◆ **Work required**
Your output should be the lines of the entries below, exactly, from the first one through the line that holds "S = 'bbaa$'".

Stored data
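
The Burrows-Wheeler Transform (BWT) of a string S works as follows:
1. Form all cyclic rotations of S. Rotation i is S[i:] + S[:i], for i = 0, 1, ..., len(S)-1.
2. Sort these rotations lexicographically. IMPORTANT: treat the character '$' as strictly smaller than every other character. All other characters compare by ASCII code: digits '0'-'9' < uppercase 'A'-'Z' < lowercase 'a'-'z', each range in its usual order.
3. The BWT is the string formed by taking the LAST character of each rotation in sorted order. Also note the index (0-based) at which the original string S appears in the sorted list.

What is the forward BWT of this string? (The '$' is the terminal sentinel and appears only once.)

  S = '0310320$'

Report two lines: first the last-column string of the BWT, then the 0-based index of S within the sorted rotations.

All 8 rotations (rotation i = S[i:]+S[:i]):
  rot[0] = 0310320$
  rot[1] = 310320$0
  rot[2] = 10320$03
  rot[3] = 0320$031
  rot[4] = 320$0310
  rot[5] = 20$03103
  rot[6] = 0$031032
  rot[7] = $0310320
Sorted (with $ < everything):
  sorted[0] = $0310320  (last char: '0')
  sorted[1] = 0$031032  (last char: '2')
  sorted[2] = 0310320$  (last char: '$')
  sorted[3] = 0320$031  (last char: '1')
  sorted[4] = 10320$03  (last char: '3')
  sorted[5] = 20$03103  (last char: '3')
  sorted[6] = 310320$0  (last char: '0')
  sorted[7] = 320$0310  (last char: '0')
Last column: 02$13300
Original string S is at sorted index 2

Answer: 02$13300
2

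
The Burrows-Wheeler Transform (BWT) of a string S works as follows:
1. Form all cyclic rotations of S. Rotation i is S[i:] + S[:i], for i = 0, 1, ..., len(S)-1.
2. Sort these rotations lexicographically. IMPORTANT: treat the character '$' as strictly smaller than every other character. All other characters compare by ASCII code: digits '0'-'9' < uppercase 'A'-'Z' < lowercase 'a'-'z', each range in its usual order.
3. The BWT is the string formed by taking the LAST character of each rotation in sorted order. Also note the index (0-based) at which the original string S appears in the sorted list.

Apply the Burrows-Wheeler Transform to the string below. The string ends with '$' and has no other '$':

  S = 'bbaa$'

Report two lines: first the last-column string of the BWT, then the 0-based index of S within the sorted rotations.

All 5 rotations (rotation i = S[i:]+S[:i]):
  rot[0] = bbaa$
  rot[1] = baa$b
  rot[2] = aa$bb
  rot[3] = a$bba
  rot[4] = $bbaa
Sorted (with $ < everything):
  sorted[0] = $bbaa  (last char: 'a')
  sorted[1] = a$bba  (last char: 'a')
  sorted[2] = aa$bb  (last char: 'b')
  sorted[3] = baa$b  (last char: 'b')
  sorted[4] = bbaa$  (last char: '$')
Last column: aabb$
Original string S is at sorted index 4

Answer: aabb$
4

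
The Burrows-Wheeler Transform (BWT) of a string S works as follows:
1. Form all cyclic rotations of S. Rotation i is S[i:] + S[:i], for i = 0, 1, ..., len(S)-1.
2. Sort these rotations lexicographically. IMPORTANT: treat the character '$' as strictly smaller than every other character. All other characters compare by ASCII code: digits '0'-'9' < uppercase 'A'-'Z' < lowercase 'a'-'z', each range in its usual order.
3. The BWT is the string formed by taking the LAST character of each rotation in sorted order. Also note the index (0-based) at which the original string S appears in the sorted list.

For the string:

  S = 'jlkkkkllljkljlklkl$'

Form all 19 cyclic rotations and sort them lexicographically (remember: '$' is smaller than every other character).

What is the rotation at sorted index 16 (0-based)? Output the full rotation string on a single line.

All 19 rotations (rotation i = S[i:]+S[:i]):
  rot[0] = jlkkkkllljkljlklkl$
  rot[1] = lkkkkllljkljlklkl$j
  rot[2] = kkkkllljkljlklkl$jl
  rot[3] = kkkllljkljlklkl$jlk
  rot[4] = kkllljkljlklkl$jlkk
  rot[5] = kllljkljlklkl$jlkkk
  rot[6] = llljkljlklkl$jlkkkk
  rot[7] = lljkljlklkl$jlkkkkl
  rot[8] = ljkljlklkl$jlkkkkll
  rot[9] = jkljlklkl$jlkkkklll
  rot[10] = kljlklkl$jlkkkklllj
  rot[11] = ljlklkl$jlkkkkllljk
  rot[12] = jlklkl$jlkkkkllljkl
  rot[13] = lklkl$jlkkkkllljklj
  rot[14] = klkl$jlkkkkllljkljl
  rot[15] = lkl$jlkkkkllljkljlk
  rot[16] = kl$jlkkkkllljkljlkl
  rot[17] = l$jlkkkkllljkljlklk
  rot[18] = $jlkkkkllljkljlklkl
Sorted (with $ < everything):
  sorted[0] = $jlkkkkllljkljlklkl
  sorted[1] = jkljlklkl$jlkkkklll
  sorted[2] = jlkkkkllljkljlklkl$
  sorted[3] = jlklkl$jlkkkkllljkl
  sorted[4] = kkkkllljkljlklkl$jl
  sorted[5] = kkkllljkljlklkl$jlk
  sorted[6] = kkllljkljlklkl$jlkk
  sorted[7] = kl$jlkkkkllljkljlkl
  sorted[8] = kljlklkl$jlkkkklllj
  sorted[9] = klkl$jlkkkkllljkljl
  sorted[10] = kllljkljlklkl$jlkkk
  sorted[11] = l$jlkkkkllljkljlklk
  sorted[12] = ljkljlklkl$jlkkkkll
  sorted[13] = ljlklkl$jlkkkkllljk
  sorted[14] = lkkkkllljkljlklkl$j
  sorted[15] = lkl$jlkkkkllljkljlk
  sorted[16] = lklkl$jlkkkkllljklj
  sorted[17] = lljkljlklkl$jlkkkkl
  sorted[18] = llljkljlklkl$jlkkkk
sorted[16] = lklkl$jlkkkkllljklj

Answer: lklkl$jlkkkkllljklj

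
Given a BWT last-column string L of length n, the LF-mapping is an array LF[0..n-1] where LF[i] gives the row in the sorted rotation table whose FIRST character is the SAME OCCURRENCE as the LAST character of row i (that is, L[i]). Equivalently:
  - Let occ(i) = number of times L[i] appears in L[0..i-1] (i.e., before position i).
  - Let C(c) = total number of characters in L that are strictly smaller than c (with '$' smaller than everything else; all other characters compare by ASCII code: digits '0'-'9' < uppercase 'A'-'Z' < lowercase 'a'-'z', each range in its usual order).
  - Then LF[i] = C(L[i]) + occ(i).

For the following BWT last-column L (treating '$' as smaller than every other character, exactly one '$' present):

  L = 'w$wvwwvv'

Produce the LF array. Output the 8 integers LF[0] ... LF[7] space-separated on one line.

Char counts: '$':1, 'v':3, 'w':4
C (first-col start): C('$')=0, C('v')=1, C('w')=4
L[0]='w': occ=0, LF[0]=C('w')+0=4+0=4
L[1]='$': occ=0, LF[1]=C('$')+0=0+0=0
L[2]='w': occ=1, LF[2]=C('w')+1=4+1=5
L[3]='v': occ=0, LF[3]=C('v')+0=1+0=1
L[4]='w': occ=2, LF[4]=C('w')+2=4+2=6
L[5]='w': occ=3, LF[5]=C('w')+3=4+3=7
L[6]='v': occ=1, LF[6]=C('v')+1=1+1=2
L[7]='v': occ=2, LF[7]=C('v')+2=1+2=3

Answer: 4 0 5 1 6 7 2 3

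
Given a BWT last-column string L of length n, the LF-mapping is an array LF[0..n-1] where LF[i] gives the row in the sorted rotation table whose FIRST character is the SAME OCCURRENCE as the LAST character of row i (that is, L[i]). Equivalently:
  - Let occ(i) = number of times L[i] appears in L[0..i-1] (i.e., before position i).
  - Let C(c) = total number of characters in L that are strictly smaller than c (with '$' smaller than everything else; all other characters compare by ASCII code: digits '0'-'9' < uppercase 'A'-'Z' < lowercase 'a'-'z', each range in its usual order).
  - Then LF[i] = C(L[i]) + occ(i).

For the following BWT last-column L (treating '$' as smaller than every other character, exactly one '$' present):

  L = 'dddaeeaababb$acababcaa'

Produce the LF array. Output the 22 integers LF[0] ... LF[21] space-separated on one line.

Char counts: '$':1, 'a':9, 'b':5, 'c':2, 'd':3, 'e':2
C (first-col start): C('$')=0, C('a')=1, C('b')=10, C('c')=15, C('d')=17, C('e')=20
L[0]='d': occ=0, LF[0]=C('d')+0=17+0=17
L[1]='d': occ=1, LF[1]=C('d')+1=17+1=18
L[2]='d': occ=2, LF[2]=C('d')+2=17+2=19
L[3]='a': occ=0, LF[3]=C('a')+0=1+0=1
L[4]='e': occ=0, LF[4]=C('e')+0=20+0=20
L[5]='e': occ=1, LF[5]=C('e')+1=20+1=21
L[6]='a': occ=1, LF[6]=C('a')+1=1+1=2
L[7]='a': occ=2, LF[7]=C('a')+2=1+2=3
L[8]='b': occ=0, LF[8]=C('b')+0=10+0=10
L[9]='a': occ=3, LF[9]=C('a')+3=1+3=4
L[10]='b': occ=1, LF[10]=C('b')+1=10+1=11
L[11]='b': occ=2, LF[11]=C('b')+2=10+2=12
L[12]='$': occ=0, LF[12]=C('$')+0=0+0=0
L[13]='a': occ=4, LF[13]=C('a')+4=1+4=5
L[14]='c': occ=0, LF[14]=C('c')+0=15+0=15
L[15]='a': occ=5, LF[15]=C('a')+5=1+5=6
L[16]='b': occ=3, LF[16]=C('b')+3=10+3=13
L[17]='a': occ=6, LF[17]=C('a')+6=1+6=7
L[18]='b': occ=4, LF[18]=C('b')+4=10+4=14
L[19]='c': occ=1, LF[19]=C('c')+1=15+1=16
L[20]='a': occ=7, LF[20]=C('a')+7=1+7=8
L[21]='a': occ=8, LF[21]=C('a')+8=1+8=9

Answer: 17 18 19 1 20 21 2 3 10 4 11 12 0 5 15 6 13 7 14 16 8 9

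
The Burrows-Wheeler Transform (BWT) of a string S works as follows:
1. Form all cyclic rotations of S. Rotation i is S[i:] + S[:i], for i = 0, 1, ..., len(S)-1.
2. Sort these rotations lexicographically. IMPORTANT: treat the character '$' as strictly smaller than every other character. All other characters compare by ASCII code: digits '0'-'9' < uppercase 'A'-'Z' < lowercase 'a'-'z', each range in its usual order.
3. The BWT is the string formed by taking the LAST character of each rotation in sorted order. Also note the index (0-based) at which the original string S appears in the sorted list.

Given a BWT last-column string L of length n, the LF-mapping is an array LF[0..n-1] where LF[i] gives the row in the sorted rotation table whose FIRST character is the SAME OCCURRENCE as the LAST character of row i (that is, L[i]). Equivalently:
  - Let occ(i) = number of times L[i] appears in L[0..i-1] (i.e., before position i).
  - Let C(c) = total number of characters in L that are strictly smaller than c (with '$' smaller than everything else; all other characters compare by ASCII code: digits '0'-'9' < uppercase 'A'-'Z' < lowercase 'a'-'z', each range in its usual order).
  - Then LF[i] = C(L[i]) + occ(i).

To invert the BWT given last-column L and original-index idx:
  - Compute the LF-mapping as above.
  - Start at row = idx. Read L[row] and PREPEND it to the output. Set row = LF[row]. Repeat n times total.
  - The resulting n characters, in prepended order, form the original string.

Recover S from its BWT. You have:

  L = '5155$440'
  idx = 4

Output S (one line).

Answer: 4510545$

Derivation:
LF mapping: 5 2 6 7 0 3 4 1
Walk LF starting at row 4, prepending L[row]:
  step 1: row=4, L[4]='$', prepend. Next row=LF[4]=0
  step 2: row=0, L[0]='5', prepend. Next row=LF[0]=5
  step 3: row=5, L[5]='4', prepend. Next row=LF[5]=3
  step 4: row=3, L[3]='5', prepend. Next row=LF[3]=7
  step 5: row=7, L[7]='0', prepend. Next row=LF[7]=1
  step 6: row=1, L[1]='1', prepend. Next row=LF[1]=2
  step 7: row=2, L[2]='5', prepend. Next row=LF[2]=6
  step 8: row=6, L[6]='4', prepend. Next row=LF[6]=4
Reversed output: 4510545$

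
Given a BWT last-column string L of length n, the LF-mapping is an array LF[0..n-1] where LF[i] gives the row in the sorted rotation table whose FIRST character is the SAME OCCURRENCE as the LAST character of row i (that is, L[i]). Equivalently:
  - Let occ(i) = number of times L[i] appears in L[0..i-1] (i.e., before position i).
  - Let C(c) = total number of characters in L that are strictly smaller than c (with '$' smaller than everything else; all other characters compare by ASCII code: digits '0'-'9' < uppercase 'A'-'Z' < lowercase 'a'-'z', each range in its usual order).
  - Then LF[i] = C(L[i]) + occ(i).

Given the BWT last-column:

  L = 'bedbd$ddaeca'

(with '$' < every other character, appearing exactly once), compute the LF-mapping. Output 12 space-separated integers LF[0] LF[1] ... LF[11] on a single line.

Answer: 3 10 6 4 7 0 8 9 1 11 5 2

Derivation:
Char counts: '$':1, 'a':2, 'b':2, 'c':1, 'd':4, 'e':2
C (first-col start): C('$')=0, C('a')=1, C('b')=3, C('c')=5, C('d')=6, C('e')=10
L[0]='b': occ=0, LF[0]=C('b')+0=3+0=3
L[1]='e': occ=0, LF[1]=C('e')+0=10+0=10
L[2]='d': occ=0, LF[2]=C('d')+0=6+0=6
L[3]='b': occ=1, LF[3]=C('b')+1=3+1=4
L[4]='d': occ=1, LF[4]=C('d')+1=6+1=7
L[5]='$': occ=0, LF[5]=C('$')+0=0+0=0
L[6]='d': occ=2, LF[6]=C('d')+2=6+2=8
L[7]='d': occ=3, LF[7]=C('d')+3=6+3=9
L[8]='a': occ=0, LF[8]=C('a')+0=1+0=1
L[9]='e': occ=1, LF[9]=C('e')+1=10+1=11
L[10]='c': occ=0, LF[10]=C('c')+0=5+0=5
L[11]='a': occ=1, LF[11]=C('a')+1=1+1=2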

◆ **Completed task**
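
The Burrows-Wheeler Transform (BWT) of a string S works as follows:
1. Form all cyclic rotations of S. Rotation i is S[i:] + S[:i], for i = 0, 1, ..., len(S)-1.
2. Sort these rotations lexicographically. IMPORTANT: treat the character '$' as strictly smaller than every other character. All other characters compare by ASCII code: digits '0'-'9' < uppercase 'A'-'Z' < lowercase 'a'-'z', each range in its usual order.
3. The BWT is the string formed by taking the LAST character of each rotation in sorted order. Also note the index (0-based) at which the original string S appears in the sorted list.

What is the forward BWT of this string? (The '$' is the terminal sentinel and appears only once.)

  S = '0310320$'

Report two lines: first the last-column string of the BWT, then the 0-based index of S within the sorted rotations.

All 8 rotations (rotation i = S[i:]+S[:i]):
  rot[0] = 0310320$
  rot[1] = 310320$0
  rot[2] = 10320$03
  rot[3] = 0320$031
  rot[4] = 320$0310
  rot[5] = 20$03103
  rot[6] = 0$031032
  rot[7] = $0310320
Sorted (with $ < everything):
  sorted[0] = $0310320  (last char: '0')
  sorted[1] = 0$031032  (last char: '2')
  sorted[2] = 0310320$  (last char: '$')
  sorted[3] = 0320$031  (last char: '1')
  sorted[4] = 10320$03  (last char: '3')
  sorted[5] = 20$03103  (last char: '3')
  sorted[6] = 310320$0  (last char: '0')
  sorted[7] = 320$0310  (last char: '0')
Last column: 02$13300
Original string S is at sorted index 2

Answer: 02$13300
2

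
The Burrows-Wheeler Transform (BWT) of a string S works as follows:
1. Form all cyclic rotations of S. Rotation i is S[i:] + S[:i], for i = 0, 1, ..., len(S)-1.
2. Sort these rotations lexicographically. IMPORTANT: treat the character '$' as strictly smaller than every other character. All other characters compare by ASCII code: digits '0'-'9' < uppercase 'A'-'Z' < lowercase 'a'-'z', each range in its usual order.
3. The BWT is the string formed by taking the LAST character of each rotation in sorted order. Also note the index (0-based) at which the original string S appears in the sorted list.

Apply the Burrows-Wheeler Transform to the string below. The string ends with '$' and has no other '$':

  S = 'bbaa$'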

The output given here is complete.